Exercise requirements — Return exactly, and only, the lines from the line containing "A linear model" through the final line of the records below, both included.
☆ ☆ ☆ ☆ ☆
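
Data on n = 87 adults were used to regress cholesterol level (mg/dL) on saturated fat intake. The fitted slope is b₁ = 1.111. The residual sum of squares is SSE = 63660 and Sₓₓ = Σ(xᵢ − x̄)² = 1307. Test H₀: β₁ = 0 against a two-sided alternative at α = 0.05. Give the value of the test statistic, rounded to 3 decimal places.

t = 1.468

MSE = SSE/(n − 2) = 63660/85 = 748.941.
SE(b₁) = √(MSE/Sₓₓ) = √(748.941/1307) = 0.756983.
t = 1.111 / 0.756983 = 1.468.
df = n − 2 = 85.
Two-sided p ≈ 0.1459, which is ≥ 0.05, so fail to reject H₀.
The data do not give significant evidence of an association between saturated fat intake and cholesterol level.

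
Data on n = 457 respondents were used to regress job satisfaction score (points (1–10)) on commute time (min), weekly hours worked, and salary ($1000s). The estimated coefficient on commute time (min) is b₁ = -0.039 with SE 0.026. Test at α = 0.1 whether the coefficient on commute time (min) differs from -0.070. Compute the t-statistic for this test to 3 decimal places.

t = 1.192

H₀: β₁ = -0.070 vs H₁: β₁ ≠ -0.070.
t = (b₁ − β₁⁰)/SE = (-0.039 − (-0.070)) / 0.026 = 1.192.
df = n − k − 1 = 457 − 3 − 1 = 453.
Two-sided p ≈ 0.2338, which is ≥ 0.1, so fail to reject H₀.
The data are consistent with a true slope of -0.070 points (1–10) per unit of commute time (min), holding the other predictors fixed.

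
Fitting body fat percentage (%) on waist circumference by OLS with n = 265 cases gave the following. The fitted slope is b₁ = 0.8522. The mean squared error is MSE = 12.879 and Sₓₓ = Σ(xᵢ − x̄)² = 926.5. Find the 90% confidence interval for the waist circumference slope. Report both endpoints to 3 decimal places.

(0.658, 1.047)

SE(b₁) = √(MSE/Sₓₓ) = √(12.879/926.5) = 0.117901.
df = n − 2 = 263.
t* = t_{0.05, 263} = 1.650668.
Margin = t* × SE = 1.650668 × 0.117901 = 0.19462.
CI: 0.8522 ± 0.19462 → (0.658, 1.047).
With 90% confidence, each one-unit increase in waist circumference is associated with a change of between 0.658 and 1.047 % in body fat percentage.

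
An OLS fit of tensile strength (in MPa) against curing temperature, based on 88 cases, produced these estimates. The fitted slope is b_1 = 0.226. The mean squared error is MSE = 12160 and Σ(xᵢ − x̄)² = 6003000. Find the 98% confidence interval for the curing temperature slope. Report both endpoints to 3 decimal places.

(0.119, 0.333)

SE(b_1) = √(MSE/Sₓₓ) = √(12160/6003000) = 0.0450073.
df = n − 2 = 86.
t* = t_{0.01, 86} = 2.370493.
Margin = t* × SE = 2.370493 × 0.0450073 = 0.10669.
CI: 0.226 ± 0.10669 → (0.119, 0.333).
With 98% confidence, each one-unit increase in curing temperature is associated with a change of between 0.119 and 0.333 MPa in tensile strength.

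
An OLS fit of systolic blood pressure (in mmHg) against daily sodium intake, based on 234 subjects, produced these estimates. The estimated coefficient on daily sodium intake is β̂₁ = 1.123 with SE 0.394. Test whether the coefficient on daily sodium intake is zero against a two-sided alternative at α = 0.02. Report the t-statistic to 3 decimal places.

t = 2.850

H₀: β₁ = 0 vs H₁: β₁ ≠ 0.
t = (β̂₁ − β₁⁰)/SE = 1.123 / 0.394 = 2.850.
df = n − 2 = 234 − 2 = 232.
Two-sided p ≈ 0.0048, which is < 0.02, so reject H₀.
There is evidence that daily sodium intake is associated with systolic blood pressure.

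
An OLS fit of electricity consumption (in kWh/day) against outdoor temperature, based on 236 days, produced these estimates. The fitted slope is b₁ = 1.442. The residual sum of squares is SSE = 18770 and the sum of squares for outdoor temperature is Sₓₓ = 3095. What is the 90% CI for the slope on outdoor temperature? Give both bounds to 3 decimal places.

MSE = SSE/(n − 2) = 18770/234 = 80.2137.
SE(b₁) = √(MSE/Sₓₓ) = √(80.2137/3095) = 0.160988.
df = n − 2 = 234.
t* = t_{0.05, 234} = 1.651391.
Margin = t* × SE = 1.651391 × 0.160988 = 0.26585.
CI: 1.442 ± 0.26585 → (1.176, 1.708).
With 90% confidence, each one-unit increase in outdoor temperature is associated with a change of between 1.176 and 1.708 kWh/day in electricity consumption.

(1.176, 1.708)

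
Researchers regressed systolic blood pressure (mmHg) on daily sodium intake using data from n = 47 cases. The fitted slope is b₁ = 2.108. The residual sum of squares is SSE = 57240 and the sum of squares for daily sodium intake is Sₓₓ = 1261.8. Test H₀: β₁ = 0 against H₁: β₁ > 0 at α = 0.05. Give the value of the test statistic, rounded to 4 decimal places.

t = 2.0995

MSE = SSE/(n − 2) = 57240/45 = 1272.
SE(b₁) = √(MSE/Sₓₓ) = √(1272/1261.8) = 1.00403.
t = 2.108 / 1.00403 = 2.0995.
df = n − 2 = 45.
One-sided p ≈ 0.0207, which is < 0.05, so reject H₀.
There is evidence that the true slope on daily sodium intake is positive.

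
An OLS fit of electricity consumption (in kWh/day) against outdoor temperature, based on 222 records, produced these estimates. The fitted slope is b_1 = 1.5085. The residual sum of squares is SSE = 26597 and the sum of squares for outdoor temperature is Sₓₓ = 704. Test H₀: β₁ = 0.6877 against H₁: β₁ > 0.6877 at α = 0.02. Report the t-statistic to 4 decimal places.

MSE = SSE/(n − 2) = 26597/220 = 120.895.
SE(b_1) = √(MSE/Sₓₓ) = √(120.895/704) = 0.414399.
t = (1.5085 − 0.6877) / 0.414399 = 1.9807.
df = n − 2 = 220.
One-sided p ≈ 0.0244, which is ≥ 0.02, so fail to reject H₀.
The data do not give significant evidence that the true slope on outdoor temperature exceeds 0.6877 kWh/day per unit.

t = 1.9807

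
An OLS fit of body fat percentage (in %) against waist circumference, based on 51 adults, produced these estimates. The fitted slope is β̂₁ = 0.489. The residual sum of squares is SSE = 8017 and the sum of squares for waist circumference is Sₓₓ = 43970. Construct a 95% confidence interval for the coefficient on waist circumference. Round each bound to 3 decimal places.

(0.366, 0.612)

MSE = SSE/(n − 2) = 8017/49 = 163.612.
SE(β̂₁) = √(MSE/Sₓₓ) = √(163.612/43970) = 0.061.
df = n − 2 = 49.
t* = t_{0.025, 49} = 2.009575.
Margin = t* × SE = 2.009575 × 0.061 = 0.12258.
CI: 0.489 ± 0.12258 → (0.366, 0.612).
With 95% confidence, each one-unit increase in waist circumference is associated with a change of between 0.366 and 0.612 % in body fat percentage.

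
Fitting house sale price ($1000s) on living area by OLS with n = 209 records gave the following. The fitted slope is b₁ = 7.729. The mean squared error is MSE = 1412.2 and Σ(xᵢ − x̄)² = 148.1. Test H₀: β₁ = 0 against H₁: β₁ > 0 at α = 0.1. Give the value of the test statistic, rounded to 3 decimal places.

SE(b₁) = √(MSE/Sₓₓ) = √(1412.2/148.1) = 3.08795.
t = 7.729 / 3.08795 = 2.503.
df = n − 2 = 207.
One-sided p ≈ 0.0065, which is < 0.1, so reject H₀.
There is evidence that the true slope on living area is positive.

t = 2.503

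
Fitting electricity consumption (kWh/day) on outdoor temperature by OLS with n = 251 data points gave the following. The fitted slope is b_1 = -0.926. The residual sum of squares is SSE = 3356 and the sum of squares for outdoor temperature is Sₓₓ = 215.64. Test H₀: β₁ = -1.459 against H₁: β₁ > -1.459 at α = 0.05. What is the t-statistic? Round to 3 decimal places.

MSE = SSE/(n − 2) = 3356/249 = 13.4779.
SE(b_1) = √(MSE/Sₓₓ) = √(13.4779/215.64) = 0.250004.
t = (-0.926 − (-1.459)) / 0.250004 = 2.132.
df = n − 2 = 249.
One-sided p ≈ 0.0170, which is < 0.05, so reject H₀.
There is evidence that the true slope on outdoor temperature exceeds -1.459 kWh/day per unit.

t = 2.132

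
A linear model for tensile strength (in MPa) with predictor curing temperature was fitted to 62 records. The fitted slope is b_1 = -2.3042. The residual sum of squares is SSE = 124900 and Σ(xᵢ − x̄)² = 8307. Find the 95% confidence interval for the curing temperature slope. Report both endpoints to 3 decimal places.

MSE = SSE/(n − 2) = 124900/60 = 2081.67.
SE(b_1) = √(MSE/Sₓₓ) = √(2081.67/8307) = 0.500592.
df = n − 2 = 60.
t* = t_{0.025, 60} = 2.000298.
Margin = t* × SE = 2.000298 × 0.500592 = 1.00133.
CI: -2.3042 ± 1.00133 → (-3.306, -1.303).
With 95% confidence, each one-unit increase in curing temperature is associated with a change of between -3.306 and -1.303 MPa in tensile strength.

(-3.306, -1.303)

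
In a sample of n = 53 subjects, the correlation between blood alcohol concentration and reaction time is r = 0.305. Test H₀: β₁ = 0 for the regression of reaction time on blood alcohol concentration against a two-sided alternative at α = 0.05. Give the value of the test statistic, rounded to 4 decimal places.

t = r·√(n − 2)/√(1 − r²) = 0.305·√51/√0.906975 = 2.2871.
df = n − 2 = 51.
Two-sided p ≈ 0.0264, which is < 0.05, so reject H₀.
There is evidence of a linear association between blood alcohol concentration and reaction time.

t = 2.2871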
☆ ☆ ☆ ☆ ☆
Task output —
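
A linear model for tensile strength (in MPa) with predictor curing temperature was fitted to 62 records. The fitted slope is b_1 = -2.3042. The residual sum of squares is SSE = 124900 and Σ(xᵢ − x̄)² = 8307. Find the 95% confidence interval for the curing temperature slope. Report both endpoints to 3 decimal places.

MSE = SSE/(n − 2) = 124900/60 = 2081.67.
SE(b_1) = √(MSE/Sₓₓ) = √(2081.67/8307) = 0.500592.
df = n − 2 = 60.
t* = t_{0.025, 60} = 2.000298.
Margin = t* × SE = 2.000298 × 0.500592 = 1.00133.
CI: -2.3042 ± 1.00133 → (-3.306, -1.303).
With 95% confidence, each one-unit increase in curing temperature is associated with a change of between -3.306 and -1.303 MPa in tensile strength.

(-3.306, -1.303)

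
In a sample of n = 53 subjects, the correlation between blood alcohol concentration and reaction time is r = 0.305. Test H₀: β₁ = 0 for the regression of reaction time on blood alcohol concentration against a two-sided alternative at α = 0.05. Give the value of the test statistic, rounded to 4 decimal places.

t = r·√(n − 2)/√(1 − r²) = 0.305·√51/√0.906975 = 2.2871.
df = n − 2 = 51.
Two-sided p ≈ 0.0264, which is < 0.05, so reject H₀.
There is evidence of a linear association between blood alcohol concentration and reaction time.

t = 2.2871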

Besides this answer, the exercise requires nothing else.